▸ Directions
Look through the data below for the string "from", and copy every line where it turns up.

▸ Provided records
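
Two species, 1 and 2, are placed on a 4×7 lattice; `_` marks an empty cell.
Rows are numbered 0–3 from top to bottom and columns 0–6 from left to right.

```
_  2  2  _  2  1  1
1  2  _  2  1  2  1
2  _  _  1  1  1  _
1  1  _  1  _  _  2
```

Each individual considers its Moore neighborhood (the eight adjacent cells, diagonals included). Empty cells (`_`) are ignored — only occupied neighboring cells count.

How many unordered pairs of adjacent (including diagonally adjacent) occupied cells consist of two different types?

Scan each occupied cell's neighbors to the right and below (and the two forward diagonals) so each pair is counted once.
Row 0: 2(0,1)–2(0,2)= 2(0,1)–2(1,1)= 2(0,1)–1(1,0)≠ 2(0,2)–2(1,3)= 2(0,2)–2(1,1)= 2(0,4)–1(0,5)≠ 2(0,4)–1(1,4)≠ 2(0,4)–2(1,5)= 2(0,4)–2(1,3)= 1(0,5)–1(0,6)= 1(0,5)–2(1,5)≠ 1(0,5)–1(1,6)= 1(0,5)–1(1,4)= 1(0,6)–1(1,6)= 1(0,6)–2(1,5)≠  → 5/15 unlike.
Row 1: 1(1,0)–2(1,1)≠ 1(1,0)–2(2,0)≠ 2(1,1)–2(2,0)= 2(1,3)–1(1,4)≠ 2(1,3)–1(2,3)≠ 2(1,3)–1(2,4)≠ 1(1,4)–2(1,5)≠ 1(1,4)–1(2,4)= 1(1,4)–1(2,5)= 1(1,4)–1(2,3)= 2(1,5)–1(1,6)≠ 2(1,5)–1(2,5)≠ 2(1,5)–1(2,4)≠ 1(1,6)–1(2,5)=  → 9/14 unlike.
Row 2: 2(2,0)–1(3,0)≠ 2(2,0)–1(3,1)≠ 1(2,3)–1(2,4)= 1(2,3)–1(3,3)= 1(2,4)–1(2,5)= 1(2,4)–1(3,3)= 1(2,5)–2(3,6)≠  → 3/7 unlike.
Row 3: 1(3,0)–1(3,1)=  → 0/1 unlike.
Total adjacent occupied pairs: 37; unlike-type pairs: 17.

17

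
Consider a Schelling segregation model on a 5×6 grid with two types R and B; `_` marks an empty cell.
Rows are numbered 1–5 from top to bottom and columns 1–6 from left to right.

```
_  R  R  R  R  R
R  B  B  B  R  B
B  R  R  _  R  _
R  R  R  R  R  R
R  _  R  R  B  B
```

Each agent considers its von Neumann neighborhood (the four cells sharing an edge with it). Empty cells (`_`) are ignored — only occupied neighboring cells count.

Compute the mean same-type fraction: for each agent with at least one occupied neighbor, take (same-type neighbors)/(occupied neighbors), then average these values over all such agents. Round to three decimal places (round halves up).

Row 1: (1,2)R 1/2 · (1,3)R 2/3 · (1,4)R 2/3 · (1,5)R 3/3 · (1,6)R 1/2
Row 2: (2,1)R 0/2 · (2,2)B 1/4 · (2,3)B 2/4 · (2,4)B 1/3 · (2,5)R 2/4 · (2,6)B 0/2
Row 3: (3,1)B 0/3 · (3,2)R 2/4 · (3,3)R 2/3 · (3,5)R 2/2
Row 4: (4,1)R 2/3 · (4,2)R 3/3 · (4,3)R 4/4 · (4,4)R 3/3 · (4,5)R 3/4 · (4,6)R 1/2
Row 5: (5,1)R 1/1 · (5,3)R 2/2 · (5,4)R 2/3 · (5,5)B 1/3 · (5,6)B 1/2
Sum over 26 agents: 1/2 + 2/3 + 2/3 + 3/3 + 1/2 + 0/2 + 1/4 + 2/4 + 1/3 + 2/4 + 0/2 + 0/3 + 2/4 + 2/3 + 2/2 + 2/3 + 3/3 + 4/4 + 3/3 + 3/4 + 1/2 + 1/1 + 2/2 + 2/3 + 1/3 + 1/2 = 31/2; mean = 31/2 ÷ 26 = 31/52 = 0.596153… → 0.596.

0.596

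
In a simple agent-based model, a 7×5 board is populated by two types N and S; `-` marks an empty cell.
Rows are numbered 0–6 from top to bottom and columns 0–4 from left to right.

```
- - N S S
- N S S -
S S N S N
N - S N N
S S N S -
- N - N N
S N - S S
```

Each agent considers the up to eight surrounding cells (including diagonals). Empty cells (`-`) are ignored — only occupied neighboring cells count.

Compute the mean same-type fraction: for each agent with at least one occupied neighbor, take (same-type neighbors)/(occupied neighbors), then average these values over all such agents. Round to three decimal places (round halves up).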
==
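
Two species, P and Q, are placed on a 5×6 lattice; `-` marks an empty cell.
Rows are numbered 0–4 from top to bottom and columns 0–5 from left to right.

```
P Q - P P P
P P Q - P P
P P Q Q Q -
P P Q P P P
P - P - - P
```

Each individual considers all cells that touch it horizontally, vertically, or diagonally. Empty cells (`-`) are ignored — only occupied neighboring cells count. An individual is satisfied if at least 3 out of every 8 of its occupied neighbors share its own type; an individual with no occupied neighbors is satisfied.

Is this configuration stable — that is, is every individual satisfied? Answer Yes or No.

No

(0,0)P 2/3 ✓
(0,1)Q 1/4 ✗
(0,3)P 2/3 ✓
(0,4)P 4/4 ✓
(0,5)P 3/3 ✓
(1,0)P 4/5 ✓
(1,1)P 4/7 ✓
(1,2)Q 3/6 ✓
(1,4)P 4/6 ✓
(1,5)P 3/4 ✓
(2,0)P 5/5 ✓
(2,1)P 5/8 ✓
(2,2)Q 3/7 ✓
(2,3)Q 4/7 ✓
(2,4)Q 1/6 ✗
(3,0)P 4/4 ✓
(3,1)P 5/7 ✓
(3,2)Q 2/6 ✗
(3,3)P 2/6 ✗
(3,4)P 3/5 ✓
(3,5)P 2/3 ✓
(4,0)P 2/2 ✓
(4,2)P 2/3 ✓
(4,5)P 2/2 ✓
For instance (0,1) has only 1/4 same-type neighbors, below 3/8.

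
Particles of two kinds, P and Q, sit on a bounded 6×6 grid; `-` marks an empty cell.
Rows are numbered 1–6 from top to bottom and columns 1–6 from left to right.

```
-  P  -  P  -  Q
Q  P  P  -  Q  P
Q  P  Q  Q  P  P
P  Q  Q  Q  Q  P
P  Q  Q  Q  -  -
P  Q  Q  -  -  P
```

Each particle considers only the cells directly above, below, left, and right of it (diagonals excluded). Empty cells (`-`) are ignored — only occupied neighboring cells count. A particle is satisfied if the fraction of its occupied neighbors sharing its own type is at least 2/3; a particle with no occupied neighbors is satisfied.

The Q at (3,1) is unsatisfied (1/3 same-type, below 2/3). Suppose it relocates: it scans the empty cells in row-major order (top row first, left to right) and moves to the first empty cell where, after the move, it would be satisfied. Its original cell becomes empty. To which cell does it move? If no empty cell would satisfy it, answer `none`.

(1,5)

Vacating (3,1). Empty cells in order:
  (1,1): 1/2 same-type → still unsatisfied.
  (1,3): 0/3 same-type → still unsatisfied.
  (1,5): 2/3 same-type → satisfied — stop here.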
---
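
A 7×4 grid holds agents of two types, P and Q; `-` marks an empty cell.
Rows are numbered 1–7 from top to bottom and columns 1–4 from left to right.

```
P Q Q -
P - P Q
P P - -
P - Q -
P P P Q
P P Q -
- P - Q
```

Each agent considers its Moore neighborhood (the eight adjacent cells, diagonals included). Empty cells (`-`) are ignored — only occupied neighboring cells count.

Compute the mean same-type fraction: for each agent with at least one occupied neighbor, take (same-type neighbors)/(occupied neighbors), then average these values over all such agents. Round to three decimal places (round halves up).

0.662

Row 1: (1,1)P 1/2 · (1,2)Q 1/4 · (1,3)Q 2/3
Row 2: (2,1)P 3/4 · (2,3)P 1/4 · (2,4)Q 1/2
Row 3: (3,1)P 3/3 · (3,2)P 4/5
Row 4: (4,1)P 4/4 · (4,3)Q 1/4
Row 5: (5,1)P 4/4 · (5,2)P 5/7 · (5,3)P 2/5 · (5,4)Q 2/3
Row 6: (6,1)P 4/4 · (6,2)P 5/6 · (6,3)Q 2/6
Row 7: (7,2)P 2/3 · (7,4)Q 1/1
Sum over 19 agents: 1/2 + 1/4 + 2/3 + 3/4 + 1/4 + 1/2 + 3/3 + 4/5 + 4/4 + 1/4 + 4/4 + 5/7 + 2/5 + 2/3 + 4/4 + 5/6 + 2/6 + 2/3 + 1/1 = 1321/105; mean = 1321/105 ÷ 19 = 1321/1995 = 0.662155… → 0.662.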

▸ Task answer
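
Rows are numbered 0–3 from top to bottom and columns 0–6 from left to right.
Rows are numbered 1–5 from top to bottom and columns 1–6 from left to right.
Rows are numbered 0–6 from top to bottom and columns 0–4 from left to right.
Rows are numbered 0–4 from top to bottom and columns 0–5 from left to right.
Rows are numbered 1–6 from top to bottom and columns 1–6 from left to right.
Rows are numbered 1–7 from top to bottom and columns 1–4 from left to right.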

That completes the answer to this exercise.